(Stored data)
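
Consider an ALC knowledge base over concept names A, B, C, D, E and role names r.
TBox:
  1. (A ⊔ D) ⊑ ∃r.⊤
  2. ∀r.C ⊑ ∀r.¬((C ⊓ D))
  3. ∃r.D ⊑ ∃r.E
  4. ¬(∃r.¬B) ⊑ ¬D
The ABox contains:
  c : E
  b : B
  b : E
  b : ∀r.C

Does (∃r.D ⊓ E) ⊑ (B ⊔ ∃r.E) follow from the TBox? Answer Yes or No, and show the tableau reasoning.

Yes

1. (∃r.D ⊓ E) ⊑ (B ⊔ ∃r.E)  ⇔  ((∃r.D ⊓ E) ⊓ (¬B ⊓ ∀r.¬E)) unsat w.r.t. T
   all branches close; clash {E, ¬E} at an ∃-successor
2. Hence (∃r.D ⊓ E) ⊑ (B ⊔ ∃r.E): entailed.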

» **Task description**:
Output all of the records, keeping every word exact.

» **The answer**:
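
Consider an ALC knowledge base over concept names A, B, C, D, E and role names r.
TBox:
  1. (A ⊔ D) ⊑ ∃r.⊤
  2. ∀r.C ⊑ ∀r.¬((C ⊓ D))
  3. ∃r.D ⊑ ∃r.E
  4. ¬(∃r.¬B) ⊑ ¬D
The ABox contains:
  c : E
  b : B
  b : E
  b : ∀r.C

Does (∃r.D ⊓ E) ⊑ (B ⊔ ∃r.E) follow from the TBox? Answer Yes or No, and show the tableau reasoning.

Yes

1. (∃r.D ⊓ E) ⊑ (B ⊔ ∃r.E)  ⇔  ((∃r.D ⊓ E) ⊓ (¬B ⊓ ∀r.¬E)) unsat w.r.t. T
   all branches close; clash {E, ¬E} at an ∃-successor
2. Hence (∃r.D ⊓ E) ⊑ (B ⊔ ∃r.E): entailed.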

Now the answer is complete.